Data provided:
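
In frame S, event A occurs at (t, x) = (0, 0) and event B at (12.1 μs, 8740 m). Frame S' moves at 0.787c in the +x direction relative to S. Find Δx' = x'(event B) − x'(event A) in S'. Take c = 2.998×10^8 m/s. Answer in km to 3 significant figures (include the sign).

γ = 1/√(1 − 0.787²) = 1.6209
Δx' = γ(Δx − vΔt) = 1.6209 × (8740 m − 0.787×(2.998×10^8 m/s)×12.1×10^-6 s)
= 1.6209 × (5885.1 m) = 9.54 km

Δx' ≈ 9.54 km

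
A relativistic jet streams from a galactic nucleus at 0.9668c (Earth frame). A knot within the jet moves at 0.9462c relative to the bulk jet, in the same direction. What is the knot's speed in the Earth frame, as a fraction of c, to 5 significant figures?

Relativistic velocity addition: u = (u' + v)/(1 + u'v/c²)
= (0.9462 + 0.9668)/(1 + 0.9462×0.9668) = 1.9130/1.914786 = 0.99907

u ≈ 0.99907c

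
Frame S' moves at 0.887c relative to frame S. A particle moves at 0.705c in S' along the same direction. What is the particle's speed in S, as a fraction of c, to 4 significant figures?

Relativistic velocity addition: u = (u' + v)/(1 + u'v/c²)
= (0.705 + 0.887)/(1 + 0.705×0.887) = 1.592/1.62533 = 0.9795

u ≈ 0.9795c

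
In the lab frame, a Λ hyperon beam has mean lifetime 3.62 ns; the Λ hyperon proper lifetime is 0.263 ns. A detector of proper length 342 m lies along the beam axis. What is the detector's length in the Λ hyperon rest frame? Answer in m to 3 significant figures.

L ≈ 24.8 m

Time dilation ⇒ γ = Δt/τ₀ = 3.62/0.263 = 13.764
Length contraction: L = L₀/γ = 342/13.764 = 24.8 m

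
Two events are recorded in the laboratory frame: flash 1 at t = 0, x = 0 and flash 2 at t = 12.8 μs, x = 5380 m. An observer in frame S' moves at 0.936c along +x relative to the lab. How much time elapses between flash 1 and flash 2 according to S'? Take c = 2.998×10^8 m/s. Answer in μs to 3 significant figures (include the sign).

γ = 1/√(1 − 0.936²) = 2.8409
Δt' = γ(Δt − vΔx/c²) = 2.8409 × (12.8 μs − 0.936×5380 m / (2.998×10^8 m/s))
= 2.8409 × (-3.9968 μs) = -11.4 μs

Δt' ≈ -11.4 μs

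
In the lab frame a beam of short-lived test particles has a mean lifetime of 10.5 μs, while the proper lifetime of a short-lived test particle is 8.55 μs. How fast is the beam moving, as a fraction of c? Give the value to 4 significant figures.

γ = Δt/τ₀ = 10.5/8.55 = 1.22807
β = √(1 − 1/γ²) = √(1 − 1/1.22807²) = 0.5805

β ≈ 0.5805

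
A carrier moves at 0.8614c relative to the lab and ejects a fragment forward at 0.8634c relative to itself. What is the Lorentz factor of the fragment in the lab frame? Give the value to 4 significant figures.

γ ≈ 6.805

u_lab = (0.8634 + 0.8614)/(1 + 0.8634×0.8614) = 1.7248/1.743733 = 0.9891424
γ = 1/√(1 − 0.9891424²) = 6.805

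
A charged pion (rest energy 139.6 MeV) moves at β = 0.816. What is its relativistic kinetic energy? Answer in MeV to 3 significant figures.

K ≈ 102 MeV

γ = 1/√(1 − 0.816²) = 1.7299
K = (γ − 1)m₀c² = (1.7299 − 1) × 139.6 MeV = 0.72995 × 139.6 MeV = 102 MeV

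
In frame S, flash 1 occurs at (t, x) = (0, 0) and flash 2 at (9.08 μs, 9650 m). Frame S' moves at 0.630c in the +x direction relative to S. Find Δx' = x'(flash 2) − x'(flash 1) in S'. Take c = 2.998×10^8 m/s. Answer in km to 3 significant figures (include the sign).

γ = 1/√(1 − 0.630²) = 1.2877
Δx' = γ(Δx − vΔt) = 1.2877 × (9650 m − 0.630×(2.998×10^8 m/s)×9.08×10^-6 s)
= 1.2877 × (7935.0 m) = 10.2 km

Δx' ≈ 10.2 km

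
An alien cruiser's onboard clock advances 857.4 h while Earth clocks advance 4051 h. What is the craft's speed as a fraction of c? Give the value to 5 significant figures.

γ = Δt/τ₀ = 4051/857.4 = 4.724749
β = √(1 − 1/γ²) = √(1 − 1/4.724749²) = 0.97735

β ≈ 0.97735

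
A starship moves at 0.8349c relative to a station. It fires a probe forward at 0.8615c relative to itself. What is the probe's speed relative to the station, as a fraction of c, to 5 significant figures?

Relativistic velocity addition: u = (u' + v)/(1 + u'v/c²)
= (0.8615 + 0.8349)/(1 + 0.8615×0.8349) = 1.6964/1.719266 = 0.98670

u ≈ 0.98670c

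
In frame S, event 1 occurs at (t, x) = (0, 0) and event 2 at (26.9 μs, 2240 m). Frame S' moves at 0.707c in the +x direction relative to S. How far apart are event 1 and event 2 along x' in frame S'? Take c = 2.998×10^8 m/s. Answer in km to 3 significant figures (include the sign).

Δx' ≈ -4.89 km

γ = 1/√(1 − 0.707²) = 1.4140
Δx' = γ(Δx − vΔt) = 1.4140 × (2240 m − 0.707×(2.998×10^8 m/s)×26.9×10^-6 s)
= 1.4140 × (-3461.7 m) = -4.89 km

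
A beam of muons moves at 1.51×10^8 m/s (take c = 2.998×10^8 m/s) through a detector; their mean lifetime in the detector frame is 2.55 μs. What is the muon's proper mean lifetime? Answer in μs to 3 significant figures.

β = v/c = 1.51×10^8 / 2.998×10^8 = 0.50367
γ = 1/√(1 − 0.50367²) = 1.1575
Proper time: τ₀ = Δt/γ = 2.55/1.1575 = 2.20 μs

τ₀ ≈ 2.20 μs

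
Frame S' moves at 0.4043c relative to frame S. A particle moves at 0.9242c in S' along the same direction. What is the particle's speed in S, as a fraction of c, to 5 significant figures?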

About this exercise:
Every entry in the listing must be retyped exactly.

Result of the task:
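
In frame S, event A occurs at (t, x) = (0, 0) and event B at (12.1 μs, 8740 m). Frame S' moves at 0.787c in the +x direction relative to S. Find Δx' = x'(event B) − x'(event A) in S'. Take c = 2.998×10^8 m/s. Answer in km to 3 significant figures (include the sign).

γ = 1/√(1 − 0.787²) = 1.6209
Δx' = γ(Δx − vΔt) = 1.6209 × (8740 m − 0.787×(2.998×10^8 m/s)×12.1×10^-6 s)
= 1.6209 × (5885.1 m) = 9.54 km

Δx' ≈ 9.54 km

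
A relativistic jet streams from a galactic nucleus at 0.9668c (Earth frame). A knot within the jet moves at 0.9462c relative to the bulk jet, in the same direction. What is the knot's speed in the Earth frame, as a fraction of c, to 5 significant figures?

Relativistic velocity addition: u = (u' + v)/(1 + u'v/c²)
= (0.9462 + 0.9668)/(1 + 0.9462×0.9668) = 1.9130/1.914786 = 0.99907

u ≈ 0.99907c

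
Frame S' moves at 0.887c relative to frame S. A particle moves at 0.705c in S' along the same direction. What is the particle's speed in S, as a fraction of c, to 4 significant figures?

Relativistic velocity addition: u = (u' + v)/(1 + u'v/c²)
= (0.705 + 0.887)/(1 + 0.705×0.887) = 1.592/1.62533 = 0.9795

u ≈ 0.9795c

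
In the lab frame, a Λ hyperon beam has mean lifetime 3.62 ns; the Λ hyperon proper lifetime is 0.263 ns. A detector of proper length 342 m lies along the beam axis. What is the detector's length in the Λ hyperon rest frame? Answer in m to 3 significant figures.

L ≈ 24.8 m

Time dilation ⇒ γ = Δt/τ₀ = 3.62/0.263 = 13.764
Length contraction: L = L₀/γ = 342/13.764 = 24.8 m

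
Two events are recorded in the laboratory frame: flash 1 at t = 0, x = 0 and flash 2 at t = 12.8 μs, x = 5380 m. An observer in frame S' moves at 0.936c along +x relative to the lab. How much time elapses between flash 1 and flash 2 according to S'? Take c = 2.998×10^8 m/s. Answer in μs to 3 significant figures (include the sign).

γ = 1/√(1 − 0.936²) = 2.8409
Δt' = γ(Δt − vΔx/c²) = 2.8409 × (12.8 μs − 0.936×5380 m / (2.998×10^8 m/s))
= 2.8409 × (-3.9968 μs) = -11.4 μs

Δt' ≈ -11.4 μs

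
In the lab frame a beam of short-lived test particles has a mean lifetime of 10.5 μs, while the proper lifetime of a short-lived test particle is 8.55 μs. How fast is the beam moving, as a fraction of c? Give the value to 4 significant figures.

γ = Δt/τ₀ = 10.5/8.55 = 1.22807
β = √(1 − 1/γ²) = √(1 − 1/1.22807²) = 0.5805

β ≈ 0.5805

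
A carrier moves at 0.8614c relative to the lab and ejects a fragment forward at 0.8634c relative to itself. What is the Lorentz factor of the fragment in the lab frame? Give the value to 4 significant figures.

γ ≈ 6.805

u_lab = (0.8634 + 0.8614)/(1 + 0.8634×0.8614) = 1.7248/1.743733 = 0.9891424
γ = 1/√(1 − 0.9891424²) = 6.805

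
A charged pion (rest energy 139.6 MeV) moves at β = 0.816. What is its relativistic kinetic energy? Answer in MeV to 3 significant figures.

K ≈ 102 MeV

γ = 1/√(1 − 0.816²) = 1.7299
K = (γ − 1)m₀c² = (1.7299 − 1) × 139.6 MeV = 0.72995 × 139.6 MeV = 102 MeV

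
In frame S, flash 1 occurs at (t, x) = (0, 0) and flash 2 at (9.08 μs, 9650 m). Frame S' moves at 0.630c in the +x direction relative to S. Find Δx' = x'(flash 2) − x'(flash 1) in S'. Take c = 2.998×10^8 m/s. Answer in km to 3 significant figures (include the sign).

γ = 1/√(1 − 0.630²) = 1.2877
Δx' = γ(Δx − vΔt) = 1.2877 × (9650 m − 0.630×(2.998×10^8 m/s)×9.08×10^-6 s)
= 1.2877 × (7935.0 m) = 10.2 km

Δx' ≈ 10.2 km

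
An alien cruiser's onboard clock advances 857.4 h while Earth clocks advance 4051 h. What is the craft's speed as a fraction of c? Give the value to 5 significant figures.

γ = Δt/τ₀ = 4051/857.4 = 4.724749
β = √(1 − 1/γ²) = √(1 − 1/4.724749²) = 0.97735

β ≈ 0.97735

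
A starship moves at 0.8349c relative to a station. It fires a probe forward at 0.8615c relative to itself. What is the probe's speed relative to the station, as a fraction of c, to 5 significant figures?

Relativistic velocity addition: u = (u' + v)/(1 + u'v/c²)
= (0.8615 + 0.8349)/(1 + 0.8615×0.8349) = 1.6964/1.719266 = 0.98670

u ≈ 0.98670c

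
In frame S, event 1 occurs at (t, x) = (0, 0) and event 2 at (26.9 μs, 2240 m). Frame S' moves at 0.707c in the +x direction relative to S. How far apart are event 1 and event 2 along x' in frame S'? Take c = 2.998×10^8 m/s. Answer in km to 3 significant figures (include the sign).

Δx' ≈ -4.89 km

γ = 1/√(1 − 0.707²) = 1.4140
Δx' = γ(Δx − vΔt) = 1.4140 × (2240 m − 0.707×(2.998×10^8 m/s)×26.9×10^-6 s)
= 1.4140 × (-3461.7 m) = -4.89 km

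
A beam of muons moves at 1.51×10^8 m/s (take c = 2.998×10^8 m/s) through a detector; their mean lifetime in the detector frame is 2.55 μs. What is the muon's proper mean lifetime? Answer in μs to 3 significant figures.

β = v/c = 1.51×10^8 / 2.998×10^8 = 0.50367
γ = 1/√(1 − 0.50367²) = 1.1575
Proper time: τ₀ = Δt/γ = 2.55/1.1575 = 2.20 μs

τ₀ ≈ 2.20 μs

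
Frame S' moves at 0.4043c relative to frame S. A particle moves at 0.9242c in S' along the same direction. What is the particle's speed in S, as a fraction of c, to 5 significant figures?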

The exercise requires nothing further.